Segment Start: SUPPLIED MATERIAL
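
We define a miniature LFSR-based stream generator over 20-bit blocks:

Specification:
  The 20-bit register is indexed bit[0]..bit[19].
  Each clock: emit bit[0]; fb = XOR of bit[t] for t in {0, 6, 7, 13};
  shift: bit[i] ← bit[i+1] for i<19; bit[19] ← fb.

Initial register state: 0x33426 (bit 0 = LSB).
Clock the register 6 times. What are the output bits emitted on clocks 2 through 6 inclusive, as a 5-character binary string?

reg_0 = 0x33426
clock 1: out=0, reg = 0x99A13
clock 2: out=1, reg = 0xCCD09
clock 3: out=1, reg = 0xE6684
clock 4: out=0, reg = 0x73342
clock 5: out=0, reg = 0x399A1
clock 6: out=1, reg = 0x1CCD0

11001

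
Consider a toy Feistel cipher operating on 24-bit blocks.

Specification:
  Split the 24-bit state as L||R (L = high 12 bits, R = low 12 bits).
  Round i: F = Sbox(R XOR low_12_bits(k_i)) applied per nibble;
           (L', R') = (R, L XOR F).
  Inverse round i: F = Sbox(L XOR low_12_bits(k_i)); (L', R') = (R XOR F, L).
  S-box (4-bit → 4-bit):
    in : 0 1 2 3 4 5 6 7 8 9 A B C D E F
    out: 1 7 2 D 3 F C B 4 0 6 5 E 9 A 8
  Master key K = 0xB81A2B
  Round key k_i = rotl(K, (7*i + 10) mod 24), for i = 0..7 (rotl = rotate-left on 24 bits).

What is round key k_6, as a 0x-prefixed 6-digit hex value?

0x81A2BB

K = 0xB81A2B
k_0 = rotl(K, (7*0+10) mod 24) = rotl(K, 10) = 0x68AEE0
k_1 = rotl(K, (7*1+10) mod 24) = rotl(K, 17) = 0x577034
k_2 = rotl(K, (7*2+10) mod 24) = rotl(K, 0) = 0xB81A2B
k_3 = rotl(K, (7*3+10) mod 24) = rotl(K, 7) = 0x0D15DC
k_4 = rotl(K, (7*4+10) mod 24) = rotl(K, 14) = 0x8AEE06
k_5 = rotl(K, (7*5+10) mod 24) = rotl(K, 21) = 0x770345
k_6 = rotl(K, (7*6+10) mod 24) = rotl(K, 4) = 0x81A2BB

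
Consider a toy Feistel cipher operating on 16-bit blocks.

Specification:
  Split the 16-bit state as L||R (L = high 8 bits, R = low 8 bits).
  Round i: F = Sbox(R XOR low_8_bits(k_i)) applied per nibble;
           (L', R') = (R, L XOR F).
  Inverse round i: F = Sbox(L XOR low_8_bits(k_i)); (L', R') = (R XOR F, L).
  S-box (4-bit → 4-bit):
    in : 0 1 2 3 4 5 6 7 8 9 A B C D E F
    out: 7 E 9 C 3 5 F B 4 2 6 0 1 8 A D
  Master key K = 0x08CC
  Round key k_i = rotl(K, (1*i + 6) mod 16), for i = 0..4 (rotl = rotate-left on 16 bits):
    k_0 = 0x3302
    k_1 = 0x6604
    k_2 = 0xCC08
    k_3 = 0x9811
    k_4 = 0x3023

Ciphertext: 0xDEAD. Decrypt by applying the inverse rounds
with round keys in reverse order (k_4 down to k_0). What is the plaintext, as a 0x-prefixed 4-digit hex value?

s_0 = ciphertext = 0xDEAD
s_1 = InvRound(s_0, k_4) = 0x75DE
s_2 = InvRound(s_1, k_3) = 0x2D75
s_3 = InvRound(s_2, k_2) = 0xE02D
s_4 = InvRound(s_3, k_1) = 0x8EE0
s_5 = InvRound(s_4, k_0) = 0xA18E

0xA18E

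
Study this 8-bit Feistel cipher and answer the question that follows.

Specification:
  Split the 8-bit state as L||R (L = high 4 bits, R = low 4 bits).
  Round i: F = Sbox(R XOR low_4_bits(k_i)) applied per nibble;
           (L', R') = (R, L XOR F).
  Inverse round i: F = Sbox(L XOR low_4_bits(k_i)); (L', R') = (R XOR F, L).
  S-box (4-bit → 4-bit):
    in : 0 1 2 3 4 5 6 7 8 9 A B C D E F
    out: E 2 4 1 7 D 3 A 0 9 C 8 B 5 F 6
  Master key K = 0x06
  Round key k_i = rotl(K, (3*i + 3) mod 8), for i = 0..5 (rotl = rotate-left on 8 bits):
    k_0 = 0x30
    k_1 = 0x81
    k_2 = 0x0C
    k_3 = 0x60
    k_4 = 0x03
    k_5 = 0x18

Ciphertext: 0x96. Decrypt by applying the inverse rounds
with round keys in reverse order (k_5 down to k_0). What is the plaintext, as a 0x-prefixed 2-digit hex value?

0xFD

s_0 = ciphertext = 0x96
s_1 = InvRound(s_0, k_5) = 0x49
s_2 = InvRound(s_1, k_4) = 0x34
s_3 = InvRound(s_2, k_3) = 0x53
s_4 = InvRound(s_3, k_2) = 0xA5
s_5 = InvRound(s_4, k_1) = 0xDA
s_6 = InvRound(s_5, k_0) = 0xFD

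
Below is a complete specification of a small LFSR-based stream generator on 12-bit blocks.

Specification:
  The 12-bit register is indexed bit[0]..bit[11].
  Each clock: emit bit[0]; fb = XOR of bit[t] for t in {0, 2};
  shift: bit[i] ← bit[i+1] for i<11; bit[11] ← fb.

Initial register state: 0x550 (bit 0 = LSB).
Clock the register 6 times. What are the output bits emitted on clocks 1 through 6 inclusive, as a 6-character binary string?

000010

reg_0 = 0x550
clock 1: out=0, reg = 0x2A8
clock 2: out=0, reg = 0x154
clock 3: out=0, reg = 0x8AA
clock 4: out=0, reg = 0x455
clock 5: out=1, reg = 0x22A
clock 6: out=0, reg = 0x115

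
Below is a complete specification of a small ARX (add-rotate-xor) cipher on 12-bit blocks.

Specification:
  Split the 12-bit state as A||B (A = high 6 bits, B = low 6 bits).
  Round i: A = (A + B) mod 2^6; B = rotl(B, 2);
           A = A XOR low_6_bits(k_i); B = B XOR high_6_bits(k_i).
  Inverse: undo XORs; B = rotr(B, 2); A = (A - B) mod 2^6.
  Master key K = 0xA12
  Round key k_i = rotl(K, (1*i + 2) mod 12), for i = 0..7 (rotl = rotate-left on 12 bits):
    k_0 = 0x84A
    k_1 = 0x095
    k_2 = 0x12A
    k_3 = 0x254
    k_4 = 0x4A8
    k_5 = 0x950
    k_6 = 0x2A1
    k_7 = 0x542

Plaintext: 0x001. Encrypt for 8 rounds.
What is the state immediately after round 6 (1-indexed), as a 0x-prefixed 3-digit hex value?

s_0 = plaintext = 0x001
s_1 = Round(s_0, k_0) = 0x2E5
s_2 = Round(s_1, k_1) = 0x954
s_3 = Round(s_2, k_2) = 0x4D5
s_4 = Round(s_3, k_3) = 0xF1C
s_5 = Round(s_4, k_4) = 0xC23
s_6 = Round(s_5, k_5) = 0x0EB
s_7 = Round(s_6, k_6) = 0x3E4
s_8 = Round(s_7, k_7) = 0xC47

0x0EB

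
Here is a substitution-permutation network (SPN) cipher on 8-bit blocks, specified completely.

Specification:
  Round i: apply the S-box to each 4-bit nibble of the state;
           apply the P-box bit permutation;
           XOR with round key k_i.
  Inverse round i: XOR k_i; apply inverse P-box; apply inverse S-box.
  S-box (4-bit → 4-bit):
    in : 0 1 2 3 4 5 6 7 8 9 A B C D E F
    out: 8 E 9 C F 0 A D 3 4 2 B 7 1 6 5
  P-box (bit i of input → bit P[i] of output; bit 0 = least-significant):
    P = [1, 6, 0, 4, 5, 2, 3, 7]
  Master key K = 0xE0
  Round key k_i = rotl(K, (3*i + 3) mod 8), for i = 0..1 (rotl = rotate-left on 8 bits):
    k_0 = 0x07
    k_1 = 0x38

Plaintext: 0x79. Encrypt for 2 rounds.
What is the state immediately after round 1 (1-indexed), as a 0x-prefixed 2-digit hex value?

s_0 = plaintext = 0x79
s_1 = Round(s_0, k_0) = 0xAE
s_2 = Round(s_1, k_1) = 0x7D

0xAE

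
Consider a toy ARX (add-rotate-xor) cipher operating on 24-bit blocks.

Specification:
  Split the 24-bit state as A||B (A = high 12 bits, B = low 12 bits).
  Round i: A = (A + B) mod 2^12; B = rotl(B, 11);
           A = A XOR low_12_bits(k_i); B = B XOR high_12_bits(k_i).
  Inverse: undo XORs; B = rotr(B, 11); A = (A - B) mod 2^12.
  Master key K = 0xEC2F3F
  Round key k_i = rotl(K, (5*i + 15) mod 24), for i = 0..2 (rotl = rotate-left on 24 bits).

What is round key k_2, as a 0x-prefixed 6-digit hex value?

0xD85E7F

K = 0xEC2F3F
k_0 = rotl(K, (5*0+15) mod 24) = rotl(K, 15) = 0x9FF617
k_1 = rotl(K, (5*1+15) mod 24) = rotl(K, 20) = 0xFEC2F3
k_2 = rotl(K, (5*2+15) mod 24) = rotl(K, 1) = 0xD85E7F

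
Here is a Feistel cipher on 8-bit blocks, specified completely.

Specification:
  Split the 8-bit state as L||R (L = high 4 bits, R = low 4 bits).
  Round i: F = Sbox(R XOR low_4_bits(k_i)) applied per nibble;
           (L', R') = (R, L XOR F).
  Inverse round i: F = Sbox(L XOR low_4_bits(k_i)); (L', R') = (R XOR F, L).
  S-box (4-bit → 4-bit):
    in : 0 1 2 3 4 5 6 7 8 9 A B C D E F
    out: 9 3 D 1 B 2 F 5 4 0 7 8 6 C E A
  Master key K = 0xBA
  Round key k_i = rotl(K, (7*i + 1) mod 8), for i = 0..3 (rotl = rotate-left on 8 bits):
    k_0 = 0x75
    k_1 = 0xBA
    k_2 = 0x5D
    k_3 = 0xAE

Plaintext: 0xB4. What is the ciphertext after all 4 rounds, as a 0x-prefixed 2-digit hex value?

0x35

s_0 = plaintext = 0xB4
s_1 = Round(s_0, k_0) = 0x48
s_2 = Round(s_1, k_1) = 0x89
s_3 = Round(s_2, k_2) = 0x93
s_4 = Round(s_3, k_3) = 0x35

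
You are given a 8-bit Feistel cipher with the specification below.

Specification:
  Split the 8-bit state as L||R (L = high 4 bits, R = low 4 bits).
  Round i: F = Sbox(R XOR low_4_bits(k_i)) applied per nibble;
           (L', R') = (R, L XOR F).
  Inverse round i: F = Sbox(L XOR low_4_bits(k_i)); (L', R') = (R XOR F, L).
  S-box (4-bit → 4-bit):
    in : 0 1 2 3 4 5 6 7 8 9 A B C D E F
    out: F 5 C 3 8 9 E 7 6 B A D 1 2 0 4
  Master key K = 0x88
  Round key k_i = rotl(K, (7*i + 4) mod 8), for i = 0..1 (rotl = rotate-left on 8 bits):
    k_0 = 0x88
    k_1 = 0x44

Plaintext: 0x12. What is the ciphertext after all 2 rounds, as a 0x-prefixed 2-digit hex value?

s_0 = plaintext = 0x12
s_1 = Round(s_0, k_0) = 0x2B
s_2 = Round(s_1, k_1) = 0xB6

0xB6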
Segment End: SUPPLIED MATERIAL
- _WORK ITEM_
Apply a filter for "Decrypt" to the data above, then copy each line that matches.

- _PROBLEM SOLUTION_
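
Ciphertext: 0xDEAD. Decrypt by applying the inverse rounds
Ciphertext: 0x96. Decrypt by applying the inverse rounds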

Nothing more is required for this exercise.